**The problem**
Consider the listing below. Extract exactly the lines from the line containing "I5: r1 <- r2" to the line containing "I4: r0 <- r1 + r2", both included.

= = = = = = =

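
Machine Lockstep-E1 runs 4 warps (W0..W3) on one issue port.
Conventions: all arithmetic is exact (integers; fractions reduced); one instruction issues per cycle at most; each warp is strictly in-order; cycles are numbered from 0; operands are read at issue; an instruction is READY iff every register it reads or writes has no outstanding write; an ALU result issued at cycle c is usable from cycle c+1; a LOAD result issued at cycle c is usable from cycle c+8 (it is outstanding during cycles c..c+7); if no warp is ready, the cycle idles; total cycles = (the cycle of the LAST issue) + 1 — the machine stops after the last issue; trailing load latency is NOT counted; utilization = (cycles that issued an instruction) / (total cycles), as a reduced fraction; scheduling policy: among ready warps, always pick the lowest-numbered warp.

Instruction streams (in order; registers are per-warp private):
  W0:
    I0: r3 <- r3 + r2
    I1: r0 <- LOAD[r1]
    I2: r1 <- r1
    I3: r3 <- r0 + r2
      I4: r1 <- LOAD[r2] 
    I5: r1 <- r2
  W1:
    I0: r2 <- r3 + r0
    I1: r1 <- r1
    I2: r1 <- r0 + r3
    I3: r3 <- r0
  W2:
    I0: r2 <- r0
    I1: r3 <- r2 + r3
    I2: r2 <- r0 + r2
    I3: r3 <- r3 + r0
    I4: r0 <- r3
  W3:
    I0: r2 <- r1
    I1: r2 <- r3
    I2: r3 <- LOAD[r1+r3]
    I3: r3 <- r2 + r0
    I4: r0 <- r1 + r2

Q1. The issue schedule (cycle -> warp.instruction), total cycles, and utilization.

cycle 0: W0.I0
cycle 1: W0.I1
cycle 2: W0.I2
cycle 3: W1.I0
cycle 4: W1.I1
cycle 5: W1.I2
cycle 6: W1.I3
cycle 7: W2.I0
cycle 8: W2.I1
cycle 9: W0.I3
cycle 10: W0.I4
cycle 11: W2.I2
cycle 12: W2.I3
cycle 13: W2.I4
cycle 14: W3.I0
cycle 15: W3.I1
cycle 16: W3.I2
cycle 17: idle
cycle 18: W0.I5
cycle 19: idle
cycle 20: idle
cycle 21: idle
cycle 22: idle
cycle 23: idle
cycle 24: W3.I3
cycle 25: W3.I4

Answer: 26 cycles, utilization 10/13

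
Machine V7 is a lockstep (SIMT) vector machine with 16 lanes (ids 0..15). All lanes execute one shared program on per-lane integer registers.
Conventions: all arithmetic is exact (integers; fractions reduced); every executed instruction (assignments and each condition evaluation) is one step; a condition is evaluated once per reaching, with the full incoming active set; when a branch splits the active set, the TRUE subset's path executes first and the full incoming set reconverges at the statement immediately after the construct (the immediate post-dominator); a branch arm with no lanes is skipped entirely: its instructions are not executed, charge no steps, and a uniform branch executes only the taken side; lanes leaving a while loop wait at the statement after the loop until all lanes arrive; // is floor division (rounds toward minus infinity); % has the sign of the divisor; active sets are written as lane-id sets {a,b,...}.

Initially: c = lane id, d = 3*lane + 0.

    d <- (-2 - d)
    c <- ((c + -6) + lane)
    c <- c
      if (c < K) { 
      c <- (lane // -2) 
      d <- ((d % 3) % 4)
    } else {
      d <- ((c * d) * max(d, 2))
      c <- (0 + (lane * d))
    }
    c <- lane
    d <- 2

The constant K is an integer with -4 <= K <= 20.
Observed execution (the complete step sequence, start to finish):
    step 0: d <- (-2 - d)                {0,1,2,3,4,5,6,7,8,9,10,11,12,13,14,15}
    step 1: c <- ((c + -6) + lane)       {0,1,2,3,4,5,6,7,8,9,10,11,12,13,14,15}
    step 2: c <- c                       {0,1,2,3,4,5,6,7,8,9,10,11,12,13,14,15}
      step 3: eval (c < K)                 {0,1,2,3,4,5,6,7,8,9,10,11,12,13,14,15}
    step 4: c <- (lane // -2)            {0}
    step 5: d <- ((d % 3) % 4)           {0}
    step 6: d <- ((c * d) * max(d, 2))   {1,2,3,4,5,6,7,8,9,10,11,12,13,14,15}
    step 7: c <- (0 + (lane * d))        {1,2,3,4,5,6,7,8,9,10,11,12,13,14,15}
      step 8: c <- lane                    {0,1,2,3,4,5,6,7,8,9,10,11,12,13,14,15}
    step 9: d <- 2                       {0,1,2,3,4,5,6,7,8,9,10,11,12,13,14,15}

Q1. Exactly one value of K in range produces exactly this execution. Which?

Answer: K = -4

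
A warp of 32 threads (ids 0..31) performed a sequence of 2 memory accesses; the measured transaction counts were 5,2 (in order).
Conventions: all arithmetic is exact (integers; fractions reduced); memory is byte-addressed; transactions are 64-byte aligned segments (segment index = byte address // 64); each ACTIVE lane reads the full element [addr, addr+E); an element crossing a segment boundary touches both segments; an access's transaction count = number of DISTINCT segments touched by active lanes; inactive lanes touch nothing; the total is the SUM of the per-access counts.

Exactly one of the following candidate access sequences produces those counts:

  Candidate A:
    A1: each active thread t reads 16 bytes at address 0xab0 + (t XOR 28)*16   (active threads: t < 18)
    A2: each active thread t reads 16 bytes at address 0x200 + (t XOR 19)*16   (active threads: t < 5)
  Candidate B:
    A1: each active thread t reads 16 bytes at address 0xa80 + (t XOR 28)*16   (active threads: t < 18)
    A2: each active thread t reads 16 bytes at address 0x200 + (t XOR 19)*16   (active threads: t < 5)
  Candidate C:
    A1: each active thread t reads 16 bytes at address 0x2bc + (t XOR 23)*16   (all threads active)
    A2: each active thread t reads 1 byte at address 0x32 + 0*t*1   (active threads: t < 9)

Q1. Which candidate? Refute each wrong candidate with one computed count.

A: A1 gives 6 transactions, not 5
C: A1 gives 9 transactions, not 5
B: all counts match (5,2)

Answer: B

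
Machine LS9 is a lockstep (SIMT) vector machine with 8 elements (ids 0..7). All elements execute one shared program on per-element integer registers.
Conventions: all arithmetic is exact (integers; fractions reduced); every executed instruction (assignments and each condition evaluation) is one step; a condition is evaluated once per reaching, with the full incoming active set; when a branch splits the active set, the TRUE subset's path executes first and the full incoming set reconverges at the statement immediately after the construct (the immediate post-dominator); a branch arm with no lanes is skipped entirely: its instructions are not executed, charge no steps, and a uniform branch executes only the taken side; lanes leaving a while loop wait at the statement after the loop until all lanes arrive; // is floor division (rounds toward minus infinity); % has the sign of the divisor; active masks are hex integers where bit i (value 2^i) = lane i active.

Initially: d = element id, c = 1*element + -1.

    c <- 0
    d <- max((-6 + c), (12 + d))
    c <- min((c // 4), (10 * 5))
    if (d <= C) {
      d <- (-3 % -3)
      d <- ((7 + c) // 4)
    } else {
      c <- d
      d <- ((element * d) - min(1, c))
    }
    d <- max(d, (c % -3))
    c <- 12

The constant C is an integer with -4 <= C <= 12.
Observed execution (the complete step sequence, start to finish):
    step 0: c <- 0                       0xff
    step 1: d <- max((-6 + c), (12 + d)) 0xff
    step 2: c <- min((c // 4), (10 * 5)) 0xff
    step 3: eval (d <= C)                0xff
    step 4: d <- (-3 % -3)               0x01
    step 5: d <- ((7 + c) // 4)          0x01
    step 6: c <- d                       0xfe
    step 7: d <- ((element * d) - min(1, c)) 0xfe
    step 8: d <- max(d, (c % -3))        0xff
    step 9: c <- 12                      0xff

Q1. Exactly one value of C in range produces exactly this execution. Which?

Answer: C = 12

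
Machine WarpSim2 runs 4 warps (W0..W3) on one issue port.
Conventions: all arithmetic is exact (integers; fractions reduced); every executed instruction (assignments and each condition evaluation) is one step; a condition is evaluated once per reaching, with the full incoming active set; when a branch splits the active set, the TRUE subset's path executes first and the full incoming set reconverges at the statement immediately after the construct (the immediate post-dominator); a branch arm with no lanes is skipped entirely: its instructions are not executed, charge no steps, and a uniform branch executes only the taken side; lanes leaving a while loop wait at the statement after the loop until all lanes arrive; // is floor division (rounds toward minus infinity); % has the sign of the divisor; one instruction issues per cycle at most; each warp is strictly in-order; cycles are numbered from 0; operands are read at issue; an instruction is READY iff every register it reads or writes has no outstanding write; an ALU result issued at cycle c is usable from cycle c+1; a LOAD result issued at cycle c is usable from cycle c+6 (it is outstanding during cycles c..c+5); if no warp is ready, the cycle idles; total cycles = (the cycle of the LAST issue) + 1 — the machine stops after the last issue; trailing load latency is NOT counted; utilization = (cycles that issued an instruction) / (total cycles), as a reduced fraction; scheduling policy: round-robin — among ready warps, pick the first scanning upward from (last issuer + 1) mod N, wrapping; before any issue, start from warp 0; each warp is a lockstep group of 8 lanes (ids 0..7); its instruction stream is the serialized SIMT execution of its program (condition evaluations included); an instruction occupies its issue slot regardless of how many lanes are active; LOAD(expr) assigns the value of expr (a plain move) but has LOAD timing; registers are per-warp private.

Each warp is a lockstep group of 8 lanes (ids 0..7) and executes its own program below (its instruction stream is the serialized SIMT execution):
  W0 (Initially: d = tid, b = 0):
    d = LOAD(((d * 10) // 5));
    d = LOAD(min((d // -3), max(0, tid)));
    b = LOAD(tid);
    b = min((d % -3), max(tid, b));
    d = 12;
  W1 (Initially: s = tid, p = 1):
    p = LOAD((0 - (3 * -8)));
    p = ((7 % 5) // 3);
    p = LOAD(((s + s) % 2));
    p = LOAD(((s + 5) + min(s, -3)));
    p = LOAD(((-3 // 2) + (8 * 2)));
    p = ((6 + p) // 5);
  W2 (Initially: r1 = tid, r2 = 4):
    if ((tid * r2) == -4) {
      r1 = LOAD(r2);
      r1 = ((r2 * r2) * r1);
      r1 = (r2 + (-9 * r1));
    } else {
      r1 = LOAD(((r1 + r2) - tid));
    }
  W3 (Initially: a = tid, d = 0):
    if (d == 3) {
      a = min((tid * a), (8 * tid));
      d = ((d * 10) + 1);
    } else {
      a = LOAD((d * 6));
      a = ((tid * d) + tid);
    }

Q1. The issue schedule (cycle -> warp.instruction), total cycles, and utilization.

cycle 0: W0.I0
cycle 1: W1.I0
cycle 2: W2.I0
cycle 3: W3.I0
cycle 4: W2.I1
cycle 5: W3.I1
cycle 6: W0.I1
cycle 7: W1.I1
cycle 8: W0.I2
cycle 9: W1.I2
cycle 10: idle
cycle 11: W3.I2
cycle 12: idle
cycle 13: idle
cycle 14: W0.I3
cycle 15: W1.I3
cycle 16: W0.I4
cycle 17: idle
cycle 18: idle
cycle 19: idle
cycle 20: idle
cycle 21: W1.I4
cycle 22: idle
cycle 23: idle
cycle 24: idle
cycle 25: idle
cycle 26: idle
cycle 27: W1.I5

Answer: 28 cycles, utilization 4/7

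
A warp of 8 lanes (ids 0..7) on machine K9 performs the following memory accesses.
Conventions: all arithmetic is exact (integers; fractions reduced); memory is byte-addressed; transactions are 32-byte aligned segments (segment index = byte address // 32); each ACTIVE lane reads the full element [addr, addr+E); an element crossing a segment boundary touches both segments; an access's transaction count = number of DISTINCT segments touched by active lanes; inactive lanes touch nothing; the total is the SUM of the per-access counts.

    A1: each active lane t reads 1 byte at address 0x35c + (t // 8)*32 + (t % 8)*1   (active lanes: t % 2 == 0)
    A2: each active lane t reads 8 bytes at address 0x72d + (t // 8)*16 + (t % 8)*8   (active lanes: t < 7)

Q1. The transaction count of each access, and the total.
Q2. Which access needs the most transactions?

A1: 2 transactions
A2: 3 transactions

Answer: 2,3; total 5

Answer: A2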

= = = = = = =

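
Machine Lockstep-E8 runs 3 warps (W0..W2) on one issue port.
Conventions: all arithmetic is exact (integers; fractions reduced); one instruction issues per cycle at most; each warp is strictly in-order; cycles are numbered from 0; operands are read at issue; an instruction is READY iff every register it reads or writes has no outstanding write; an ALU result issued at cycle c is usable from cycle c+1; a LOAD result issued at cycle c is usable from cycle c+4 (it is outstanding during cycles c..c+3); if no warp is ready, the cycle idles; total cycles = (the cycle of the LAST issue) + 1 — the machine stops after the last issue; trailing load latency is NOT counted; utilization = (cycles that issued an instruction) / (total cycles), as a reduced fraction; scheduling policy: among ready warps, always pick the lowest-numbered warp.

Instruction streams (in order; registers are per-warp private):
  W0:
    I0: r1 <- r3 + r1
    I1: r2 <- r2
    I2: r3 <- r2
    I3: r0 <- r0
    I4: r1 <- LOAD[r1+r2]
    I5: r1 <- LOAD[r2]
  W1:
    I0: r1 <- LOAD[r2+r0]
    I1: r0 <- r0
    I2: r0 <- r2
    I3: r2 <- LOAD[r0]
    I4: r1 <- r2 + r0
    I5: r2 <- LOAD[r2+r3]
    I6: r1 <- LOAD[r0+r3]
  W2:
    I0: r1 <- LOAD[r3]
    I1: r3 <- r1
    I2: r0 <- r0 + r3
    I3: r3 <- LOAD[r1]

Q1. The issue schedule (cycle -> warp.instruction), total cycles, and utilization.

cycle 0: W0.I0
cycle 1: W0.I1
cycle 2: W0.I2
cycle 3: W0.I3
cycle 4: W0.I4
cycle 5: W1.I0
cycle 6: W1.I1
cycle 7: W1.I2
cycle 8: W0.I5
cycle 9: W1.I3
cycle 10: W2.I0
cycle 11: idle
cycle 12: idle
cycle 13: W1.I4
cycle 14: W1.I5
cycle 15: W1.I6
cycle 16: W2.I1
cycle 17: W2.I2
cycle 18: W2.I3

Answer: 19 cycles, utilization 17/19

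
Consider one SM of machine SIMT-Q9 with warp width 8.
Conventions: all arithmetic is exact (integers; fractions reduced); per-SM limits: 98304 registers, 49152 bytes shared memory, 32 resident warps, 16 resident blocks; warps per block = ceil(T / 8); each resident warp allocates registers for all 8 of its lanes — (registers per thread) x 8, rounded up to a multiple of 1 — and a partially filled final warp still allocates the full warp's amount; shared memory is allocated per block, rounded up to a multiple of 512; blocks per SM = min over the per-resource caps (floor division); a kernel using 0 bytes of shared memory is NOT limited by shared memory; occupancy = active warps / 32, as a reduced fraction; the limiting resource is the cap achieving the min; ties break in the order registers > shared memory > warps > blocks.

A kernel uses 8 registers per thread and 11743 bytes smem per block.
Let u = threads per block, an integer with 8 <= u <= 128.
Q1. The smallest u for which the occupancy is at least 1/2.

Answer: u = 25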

= = = = = = =

**Finished exercise**
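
    I5: r1 <- r2
  W1:
    I0: r2 <- r3 + r0
    I1: r1 <- r1
    I2: r1 <- r0 + r3
    I3: r3 <- r0
  W2:
    I0: r2 <- r0
    I1: r3 <- r2 + r3
    I2: r2 <- r0 + r2
    I3: r3 <- r3 + r0
    I4: r0 <- r3
  W3:
    I0: r2 <- r1
    I1: r2 <- r3
    I2: r3 <- LOAD[r1+r3]
    I3: r3 <- r2 + r0
    I4: r0 <- r1 + r2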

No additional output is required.